**TASK STATEMENT**
The response should be the lines of the data, starting at the first and ending at the one that contains "Ant positions: (4,0), (4,1), (4,2)", copied without change.

**AVAILABLE DATA**
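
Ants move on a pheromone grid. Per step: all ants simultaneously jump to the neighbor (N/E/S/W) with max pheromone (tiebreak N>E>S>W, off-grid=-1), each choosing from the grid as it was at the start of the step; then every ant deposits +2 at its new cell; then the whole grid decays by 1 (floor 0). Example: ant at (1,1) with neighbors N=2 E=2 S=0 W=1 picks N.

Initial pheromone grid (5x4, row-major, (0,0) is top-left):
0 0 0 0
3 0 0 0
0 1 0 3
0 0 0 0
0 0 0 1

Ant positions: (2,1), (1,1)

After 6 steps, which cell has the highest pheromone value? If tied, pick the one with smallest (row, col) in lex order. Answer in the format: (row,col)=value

Step 1: ant0:(2,1)->N->(1,1) | ant1:(1,1)->W->(1,0)
  grid max=4 at (1,0)
Step 2: ant0:(1,1)->W->(1,0) | ant1:(1,0)->E->(1,1)
  grid max=5 at (1,0)
Step 3: ant0:(1,0)->E->(1,1) | ant1:(1,1)->W->(1,0)
  grid max=6 at (1,0)
Step 4: ant0:(1,1)->W->(1,0) | ant1:(1,0)->E->(1,1)
  grid max=7 at (1,0)
Step 5: ant0:(1,0)->E->(1,1) | ant1:(1,1)->W->(1,0)
  grid max=8 at (1,0)
Step 6: ant0:(1,1)->W->(1,0) | ant1:(1,0)->E->(1,1)
  grid max=9 at (1,0)
Final grid:
  0 0 0 0
  9 6 0 0
  0 0 0 0
  0 0 0 0
  0 0 0 0
Max pheromone 9 at (1,0)

Answer: (1,0)=9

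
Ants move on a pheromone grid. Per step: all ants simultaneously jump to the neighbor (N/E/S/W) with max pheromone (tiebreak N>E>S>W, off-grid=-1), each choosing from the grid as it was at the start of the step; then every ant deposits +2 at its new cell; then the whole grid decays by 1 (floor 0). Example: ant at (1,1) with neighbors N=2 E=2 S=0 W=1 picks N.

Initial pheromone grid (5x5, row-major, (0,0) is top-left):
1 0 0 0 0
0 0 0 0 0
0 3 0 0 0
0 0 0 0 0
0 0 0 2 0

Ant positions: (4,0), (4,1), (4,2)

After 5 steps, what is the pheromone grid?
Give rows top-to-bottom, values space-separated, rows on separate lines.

After step 1: ants at (3,0),(3,1),(4,3)
  0 0 0 0 0
  0 0 0 0 0
  0 2 0 0 0
  1 1 0 0 0
  0 0 0 3 0
After step 2: ants at (3,1),(2,1),(3,3)
  0 0 0 0 0
  0 0 0 0 0
  0 3 0 0 0
  0 2 0 1 0
  0 0 0 2 0
After step 3: ants at (2,1),(3,1),(4,3)
  0 0 0 0 0
  0 0 0 0 0
  0 4 0 0 0
  0 3 0 0 0
  0 0 0 3 0
After step 4: ants at (3,1),(2,1),(3,3)
  0 0 0 0 0
  0 0 0 0 0
  0 5 0 0 0
  0 4 0 1 0
  0 0 0 2 0
After step 5: ants at (2,1),(3,1),(4,3)
  0 0 0 0 0
  0 0 0 0 0
  0 6 0 0 0
  0 5 0 0 0
  0 0 0 3 0

0 0 0 0 0
0 0 0 0 0
0 6 0 0 0
0 5 0 0 0
0 0 0 3 0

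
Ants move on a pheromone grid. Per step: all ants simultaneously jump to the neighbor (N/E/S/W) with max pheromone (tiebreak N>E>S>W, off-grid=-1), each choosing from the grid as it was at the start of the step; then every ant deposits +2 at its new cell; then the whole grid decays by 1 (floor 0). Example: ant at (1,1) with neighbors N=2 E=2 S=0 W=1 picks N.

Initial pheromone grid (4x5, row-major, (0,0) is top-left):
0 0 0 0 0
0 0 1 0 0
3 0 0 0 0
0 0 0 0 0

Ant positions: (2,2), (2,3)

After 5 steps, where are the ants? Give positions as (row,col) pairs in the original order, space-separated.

Step 1: ant0:(2,2)->N->(1,2) | ant1:(2,3)->N->(1,3)
  grid max=2 at (1,2)
Step 2: ant0:(1,2)->E->(1,3) | ant1:(1,3)->W->(1,2)
  grid max=3 at (1,2)
Step 3: ant0:(1,3)->W->(1,2) | ant1:(1,2)->E->(1,3)
  grid max=4 at (1,2)
Step 4: ant0:(1,2)->E->(1,3) | ant1:(1,3)->W->(1,2)
  grid max=5 at (1,2)
Step 5: ant0:(1,3)->W->(1,2) | ant1:(1,2)->E->(1,3)
  grid max=6 at (1,2)

(1,2) (1,3)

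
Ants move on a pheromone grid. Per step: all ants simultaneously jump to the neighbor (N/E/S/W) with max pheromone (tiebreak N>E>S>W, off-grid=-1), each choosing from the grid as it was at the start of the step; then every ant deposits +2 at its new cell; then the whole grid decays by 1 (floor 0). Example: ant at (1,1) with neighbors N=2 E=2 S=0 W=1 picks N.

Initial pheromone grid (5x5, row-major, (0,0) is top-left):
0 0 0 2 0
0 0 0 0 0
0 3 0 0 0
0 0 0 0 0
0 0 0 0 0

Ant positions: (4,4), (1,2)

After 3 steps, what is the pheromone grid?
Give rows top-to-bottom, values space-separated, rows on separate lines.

After step 1: ants at (3,4),(0,2)
  0 0 1 1 0
  0 0 0 0 0
  0 2 0 0 0
  0 0 0 0 1
  0 0 0 0 0
After step 2: ants at (2,4),(0,3)
  0 0 0 2 0
  0 0 0 0 0
  0 1 0 0 1
  0 0 0 0 0
  0 0 0 0 0
After step 3: ants at (1,4),(0,4)
  0 0 0 1 1
  0 0 0 0 1
  0 0 0 0 0
  0 0 0 0 0
  0 0 0 0 0

0 0 0 1 1
0 0 0 0 1
0 0 0 0 0
0 0 0 0 0
0 0 0 0 0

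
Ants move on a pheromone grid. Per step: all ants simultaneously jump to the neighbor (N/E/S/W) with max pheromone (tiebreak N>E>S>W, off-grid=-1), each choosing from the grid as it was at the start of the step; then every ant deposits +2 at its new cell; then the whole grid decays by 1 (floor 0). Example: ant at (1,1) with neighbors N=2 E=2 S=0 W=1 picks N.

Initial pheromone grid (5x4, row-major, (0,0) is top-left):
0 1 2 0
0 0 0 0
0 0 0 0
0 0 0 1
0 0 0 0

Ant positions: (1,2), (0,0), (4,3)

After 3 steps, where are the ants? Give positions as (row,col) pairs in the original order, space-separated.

Step 1: ant0:(1,2)->N->(0,2) | ant1:(0,0)->E->(0,1) | ant2:(4,3)->N->(3,3)
  grid max=3 at (0,2)
Step 2: ant0:(0,2)->W->(0,1) | ant1:(0,1)->E->(0,2) | ant2:(3,3)->N->(2,3)
  grid max=4 at (0,2)
Step 3: ant0:(0,1)->E->(0,2) | ant1:(0,2)->W->(0,1) | ant2:(2,3)->S->(3,3)
  grid max=5 at (0,2)

(0,2) (0,1) (3,3)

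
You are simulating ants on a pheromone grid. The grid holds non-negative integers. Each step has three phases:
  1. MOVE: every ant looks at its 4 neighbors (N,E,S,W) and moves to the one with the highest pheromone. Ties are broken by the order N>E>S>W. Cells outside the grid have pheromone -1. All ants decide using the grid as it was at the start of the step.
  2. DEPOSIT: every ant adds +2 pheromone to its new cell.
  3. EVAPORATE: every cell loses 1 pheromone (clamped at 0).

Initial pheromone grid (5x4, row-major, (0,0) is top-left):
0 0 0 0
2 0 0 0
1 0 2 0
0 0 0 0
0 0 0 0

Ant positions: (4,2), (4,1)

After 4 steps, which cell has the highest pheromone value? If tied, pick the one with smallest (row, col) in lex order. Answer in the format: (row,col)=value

Answer: (2,2)=4

Derivation:
Step 1: ant0:(4,2)->N->(3,2) | ant1:(4,1)->N->(3,1)
  grid max=1 at (1,0)
Step 2: ant0:(3,2)->N->(2,2) | ant1:(3,1)->E->(3,2)
  grid max=2 at (2,2)
Step 3: ant0:(2,2)->S->(3,2) | ant1:(3,2)->N->(2,2)
  grid max=3 at (2,2)
Step 4: ant0:(3,2)->N->(2,2) | ant1:(2,2)->S->(3,2)
  grid max=4 at (2,2)
Final grid:
  0 0 0 0
  0 0 0 0
  0 0 4 0
  0 0 4 0
  0 0 0 0
Max pheromone 4 at (2,2)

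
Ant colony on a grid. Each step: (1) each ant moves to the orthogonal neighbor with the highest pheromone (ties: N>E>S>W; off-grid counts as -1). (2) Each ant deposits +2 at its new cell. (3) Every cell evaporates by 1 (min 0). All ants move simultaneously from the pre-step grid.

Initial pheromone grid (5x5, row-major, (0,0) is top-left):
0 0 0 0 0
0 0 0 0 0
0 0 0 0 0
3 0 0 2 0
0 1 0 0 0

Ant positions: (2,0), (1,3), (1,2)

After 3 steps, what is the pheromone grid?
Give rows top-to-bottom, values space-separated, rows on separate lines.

After step 1: ants at (3,0),(0,3),(0,2)
  0 0 1 1 0
  0 0 0 0 0
  0 0 0 0 0
  4 0 0 1 0
  0 0 0 0 0
After step 2: ants at (2,0),(0,2),(0,3)
  0 0 2 2 0
  0 0 0 0 0
  1 0 0 0 0
  3 0 0 0 0
  0 0 0 0 0
After step 3: ants at (3,0),(0,3),(0,2)
  0 0 3 3 0
  0 0 0 0 0
  0 0 0 0 0
  4 0 0 0 0
  0 0 0 0 0

0 0 3 3 0
0 0 0 0 0
0 0 0 0 0
4 0 0 0 0
0 0 0 0 0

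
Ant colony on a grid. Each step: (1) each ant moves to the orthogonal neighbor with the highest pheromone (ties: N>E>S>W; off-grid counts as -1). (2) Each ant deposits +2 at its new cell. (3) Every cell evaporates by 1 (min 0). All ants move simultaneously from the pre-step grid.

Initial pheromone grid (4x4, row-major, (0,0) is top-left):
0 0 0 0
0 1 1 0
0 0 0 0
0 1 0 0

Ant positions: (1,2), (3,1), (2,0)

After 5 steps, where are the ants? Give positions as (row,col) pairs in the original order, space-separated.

Step 1: ant0:(1,2)->W->(1,1) | ant1:(3,1)->N->(2,1) | ant2:(2,0)->N->(1,0)
  grid max=2 at (1,1)
Step 2: ant0:(1,1)->S->(2,1) | ant1:(2,1)->N->(1,1) | ant2:(1,0)->E->(1,1)
  grid max=5 at (1,1)
Step 3: ant0:(2,1)->N->(1,1) | ant1:(1,1)->S->(2,1) | ant2:(1,1)->S->(2,1)
  grid max=6 at (1,1)
Step 4: ant0:(1,1)->S->(2,1) | ant1:(2,1)->N->(1,1) | ant2:(2,1)->N->(1,1)
  grid max=9 at (1,1)
Step 5: ant0:(2,1)->N->(1,1) | ant1:(1,1)->S->(2,1) | ant2:(1,1)->S->(2,1)
  grid max=10 at (1,1)

(1,1) (2,1) (2,1)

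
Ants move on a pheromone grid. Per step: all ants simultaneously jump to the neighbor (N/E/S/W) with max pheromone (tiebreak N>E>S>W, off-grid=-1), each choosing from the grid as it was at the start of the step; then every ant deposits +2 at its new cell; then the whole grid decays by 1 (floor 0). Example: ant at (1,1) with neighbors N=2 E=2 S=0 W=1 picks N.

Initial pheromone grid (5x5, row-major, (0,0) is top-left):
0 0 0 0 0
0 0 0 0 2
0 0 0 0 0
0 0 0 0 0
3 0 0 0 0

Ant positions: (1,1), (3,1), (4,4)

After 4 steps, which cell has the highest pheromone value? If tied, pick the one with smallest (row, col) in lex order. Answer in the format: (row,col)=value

Answer: (0,4)=3

Derivation:
Step 1: ant0:(1,1)->N->(0,1) | ant1:(3,1)->N->(2,1) | ant2:(4,4)->N->(3,4)
  grid max=2 at (4,0)
Step 2: ant0:(0,1)->E->(0,2) | ant1:(2,1)->N->(1,1) | ant2:(3,4)->N->(2,4)
  grid max=1 at (0,2)
Step 3: ant0:(0,2)->E->(0,3) | ant1:(1,1)->N->(0,1) | ant2:(2,4)->N->(1,4)
  grid max=1 at (0,1)
Step 4: ant0:(0,3)->E->(0,4) | ant1:(0,1)->E->(0,2) | ant2:(1,4)->N->(0,4)
  grid max=3 at (0,4)
Final grid:
  0 0 1 0 3
  0 0 0 0 0
  0 0 0 0 0
  0 0 0 0 0
  0 0 0 0 0
Max pheromone 3 at (0,4)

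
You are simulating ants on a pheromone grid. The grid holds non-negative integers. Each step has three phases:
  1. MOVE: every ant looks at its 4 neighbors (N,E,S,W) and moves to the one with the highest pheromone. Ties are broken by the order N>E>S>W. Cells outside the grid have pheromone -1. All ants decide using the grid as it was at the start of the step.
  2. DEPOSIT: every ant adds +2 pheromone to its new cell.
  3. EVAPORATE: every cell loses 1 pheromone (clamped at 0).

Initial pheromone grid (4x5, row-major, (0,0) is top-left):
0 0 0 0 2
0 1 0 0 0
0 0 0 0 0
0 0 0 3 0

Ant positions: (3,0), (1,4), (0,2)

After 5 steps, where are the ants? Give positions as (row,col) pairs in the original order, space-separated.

Step 1: ant0:(3,0)->N->(2,0) | ant1:(1,4)->N->(0,4) | ant2:(0,2)->E->(0,3)
  grid max=3 at (0,4)
Step 2: ant0:(2,0)->N->(1,0) | ant1:(0,4)->W->(0,3) | ant2:(0,3)->E->(0,4)
  grid max=4 at (0,4)
Step 3: ant0:(1,0)->N->(0,0) | ant1:(0,3)->E->(0,4) | ant2:(0,4)->W->(0,3)
  grid max=5 at (0,4)
Step 4: ant0:(0,0)->E->(0,1) | ant1:(0,4)->W->(0,3) | ant2:(0,3)->E->(0,4)
  grid max=6 at (0,4)
Step 5: ant0:(0,1)->E->(0,2) | ant1:(0,3)->E->(0,4) | ant2:(0,4)->W->(0,3)
  grid max=7 at (0,4)

(0,2) (0,4) (0,3)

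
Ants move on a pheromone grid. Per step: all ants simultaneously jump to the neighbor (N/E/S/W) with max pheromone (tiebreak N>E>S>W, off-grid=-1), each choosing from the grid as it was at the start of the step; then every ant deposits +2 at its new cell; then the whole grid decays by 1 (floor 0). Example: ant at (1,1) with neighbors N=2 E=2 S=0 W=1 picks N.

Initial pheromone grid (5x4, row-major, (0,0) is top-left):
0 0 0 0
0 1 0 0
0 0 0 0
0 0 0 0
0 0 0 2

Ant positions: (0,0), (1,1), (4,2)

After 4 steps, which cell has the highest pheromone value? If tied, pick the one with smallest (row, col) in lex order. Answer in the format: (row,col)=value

Answer: (0,2)=5

Derivation:
Step 1: ant0:(0,0)->E->(0,1) | ant1:(1,1)->N->(0,1) | ant2:(4,2)->E->(4,3)
  grid max=3 at (0,1)
Step 2: ant0:(0,1)->E->(0,2) | ant1:(0,1)->E->(0,2) | ant2:(4,3)->N->(3,3)
  grid max=3 at (0,2)
Step 3: ant0:(0,2)->W->(0,1) | ant1:(0,2)->W->(0,1) | ant2:(3,3)->S->(4,3)
  grid max=5 at (0,1)
Step 4: ant0:(0,1)->E->(0,2) | ant1:(0,1)->E->(0,2) | ant2:(4,3)->N->(3,3)
  grid max=5 at (0,2)
Final grid:
  0 4 5 0
  0 0 0 0
  0 0 0 0
  0 0 0 1
  0 0 0 2
Max pheromone 5 at (0,2)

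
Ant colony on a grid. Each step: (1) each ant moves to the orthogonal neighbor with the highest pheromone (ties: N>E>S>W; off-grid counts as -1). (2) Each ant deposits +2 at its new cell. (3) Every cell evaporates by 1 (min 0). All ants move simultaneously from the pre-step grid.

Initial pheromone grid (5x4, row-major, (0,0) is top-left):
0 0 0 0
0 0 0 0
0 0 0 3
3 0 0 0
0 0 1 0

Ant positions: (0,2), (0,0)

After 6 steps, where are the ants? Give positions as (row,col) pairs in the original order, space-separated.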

**FINISHED TASK**
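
Ants move on a pheromone grid. Per step: all ants simultaneously jump to the neighbor (N/E/S/W) with max pheromone (tiebreak N>E>S>W, off-grid=-1), each choosing from the grid as it was at the start of the step; then every ant deposits +2 at its new cell; then the whole grid decays by 1 (floor 0). Example: ant at (1,1) with neighbors N=2 E=2 S=0 W=1 picks N.

Initial pheromone grid (5x4, row-major, (0,0) is top-left):
0 0 0 0
3 0 0 0
0 1 0 3
0 0 0 0
0 0 0 1

Ant positions: (2,1), (1,1)

After 6 steps, which cell has the highest pheromone value? If tied, pick the one with smallest (row, col) in lex order. Answer in the format: (row,col)=value

Step 1: ant0:(2,1)->N->(1,1) | ant1:(1,1)->W->(1,0)
  grid max=4 at (1,0)
Step 2: ant0:(1,1)->W->(1,0) | ant1:(1,0)->E->(1,1)
  grid max=5 at (1,0)
Step 3: ant0:(1,0)->E->(1,1) | ant1:(1,1)->W->(1,0)
  grid max=6 at (1,0)
Step 4: ant0:(1,1)->W->(1,0) | ant1:(1,0)->E->(1,1)
  grid max=7 at (1,0)
Step 5: ant0:(1,0)->E->(1,1) | ant1:(1,1)->W->(1,0)
  grid max=8 at (1,0)
Step 6: ant0:(1,1)->W->(1,0) | ant1:(1,0)->E->(1,1)
  grid max=9 at (1,0)
Final grid:
  0 0 0 0
  9 6 0 0
  0 0 0 0
  0 0 0 0
  0 0 0 0
Max pheromone 9 at (1,0)

Answer: (1,0)=9

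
Ants move on a pheromone grid. Per step: all ants simultaneously jump to the neighbor (N/E/S/W) with max pheromone (tiebreak N>E>S>W, off-grid=-1), each choosing from the grid as it was at the start of the step; then every ant deposits +2 at its new cell; then the whole grid decays by 1 (floor 0). Example: ant at (1,1) with neighbors N=2 E=2 S=0 W=1 picks N.

Initial pheromone grid (5x5, row-major, (0,0) is top-left):
1 0 0 0 0
0 0 0 0 0
0 3 0 0 0
0 0 0 0 0
0 0 0 2 0

Ant positions: (4,0), (4,1), (4,2)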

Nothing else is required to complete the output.